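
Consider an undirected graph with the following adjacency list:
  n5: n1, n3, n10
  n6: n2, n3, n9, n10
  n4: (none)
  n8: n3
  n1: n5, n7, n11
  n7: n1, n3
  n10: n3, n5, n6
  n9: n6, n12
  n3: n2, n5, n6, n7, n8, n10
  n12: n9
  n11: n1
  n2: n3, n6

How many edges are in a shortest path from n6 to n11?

Distance 0: n6.
Distance 1: n2, n3, n9, n10.
Distance 2: n5, n7, n8, n12.
Distance 3: n1.
Distance 4: n11 — contains n11.

4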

### Description of the task
An exact written copy of every entry is the required answer.

### Answer area
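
Consider an undirected graph with the following adjacency list:
  n5: n1, n3, n10
  n6: n2, n3, n9, n10
  n4: (none)
  n8: n3
  n1: n5, n7, n11
  n7: n1, n3
  n10: n3, n5, n6
  n9: n6, n12
  n3: n2, n5, n6, n7, n8, n10
  n12: n9
  n11: n1
  n2: n3, n6

How many edges are in a shortest path from n6 to n11?

Distance 0: n6.
Distance 1: n2, n3, n9, n10.
Distance 2: n5, n7, n8, n12.
Distance 3: n1.
Distance 4: n11 — contains n11.

4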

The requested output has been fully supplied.